━━ RECORDS SHOWN ━━

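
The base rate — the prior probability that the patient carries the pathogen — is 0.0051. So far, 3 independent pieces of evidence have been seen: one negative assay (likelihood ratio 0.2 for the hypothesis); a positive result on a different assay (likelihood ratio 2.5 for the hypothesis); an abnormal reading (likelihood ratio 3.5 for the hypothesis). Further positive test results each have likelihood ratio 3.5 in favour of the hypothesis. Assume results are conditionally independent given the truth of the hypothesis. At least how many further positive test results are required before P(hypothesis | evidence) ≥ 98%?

Prior odds = 0.0051/0.9949 = 51/9949.
Combined Bayes factor of the evidence already in hand = 0.2 × 2.5 × 3.5 = 1.75.
Odds after that evidence = (51/9949) × 1.75 = 357/39796.
Target odds = 0.98/0.02 = 49.
Need 3.5ⁿ ≥ 49 ÷ (357/39796) = 278572/51.
3.5⁶ = 1838.265625 falls short of 278572/51 but 3.5⁷ = 823543/128 reaches it, so n = 7.

7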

━━━

All of the material must be written out again exactly.

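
The base rate — the prior probability that the patient carries the pathogen — is 0.0051. So far, 3 independent pieces of evidence have been seen: one negative assay (likelihood ratio 0.2 for the hypothesis); a positive result on a different assay (likelihood ratio 2.5 for the hypothesis); an abnormal reading (likelihood ratio 3.5 for the hypothesis). Further positive test results each have likelihood ratio 3.5 in favour of the hypothesis. Assume results are conditionally independent given the truth of the hypothesis. At least how many further positive test results are required before P(hypothesis | evidence) ≥ 98%?

Prior odds = 0.0051/0.9949 = 51/9949.
Combined Bayes factor of the evidence already in hand = 0.2 × 2.5 × 3.5 = 1.75.
Odds after that evidence = (51/9949) × 1.75 = 357/39796.
Target odds = 0.98/0.02 = 49.
Need 3.5ⁿ ≥ 49 ÷ (357/39796) = 278572/51.
3.5⁶ = 1838.265625 falls short of 278572/51 but 3.5⁷ = 823543/128 reaches it, so n = 7.

7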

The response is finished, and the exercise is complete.